* _The records_
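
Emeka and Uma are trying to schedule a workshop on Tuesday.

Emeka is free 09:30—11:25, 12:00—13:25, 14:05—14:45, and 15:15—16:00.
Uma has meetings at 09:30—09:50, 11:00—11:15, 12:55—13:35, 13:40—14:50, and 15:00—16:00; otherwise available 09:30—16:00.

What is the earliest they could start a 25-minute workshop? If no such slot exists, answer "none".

09:50

Uma free within 09:30–16:00: 09:50–11:00, 11:15–12:55, 13:35–13:40, 14:50–15:00.
Emeka ∩ Uma: 09:50–11:00, 11:15–11:25, 12:00–12:55.
Windows ≥ 25 min: 09:50–11:00, 12:00–12:55.
Earliest such window starts at 09:50.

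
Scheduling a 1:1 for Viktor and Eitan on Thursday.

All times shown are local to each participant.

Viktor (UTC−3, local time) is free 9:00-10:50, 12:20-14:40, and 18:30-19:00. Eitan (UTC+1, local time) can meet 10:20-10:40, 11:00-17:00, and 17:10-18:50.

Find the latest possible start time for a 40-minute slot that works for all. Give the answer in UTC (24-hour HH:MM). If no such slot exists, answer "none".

Viktor → UTC: 12:00–13:50, 15:20–17:40, 21:30–22:00.
Eitan → UTC: 09:20–09:40, 10:00–16:00, 16:10–17:50.
Viktor ∩ Eitan: 12:00–13:50, 15:20–16:00, 16:10–17:40.
Windows ≥ 40 min: 12:00–13:50, 15:20–16:00, 16:10–17:40.
Latest start in the last window 16:10–17:40 is 17:40 − 40 min = 17:00.

17:00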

* _What is expected_
For this listing, copy out every line that includes the word "local".

* _Output of the task_
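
All times shown are local to each participant.
Viktor (UTC−3, local time) is free 9:00-10:50, 12:20-14:40, and 18:30-19:00. Eitan (UTC+1, local time) can meet 10:20-10:40, 11:00-17:00, and 17:10-18:50.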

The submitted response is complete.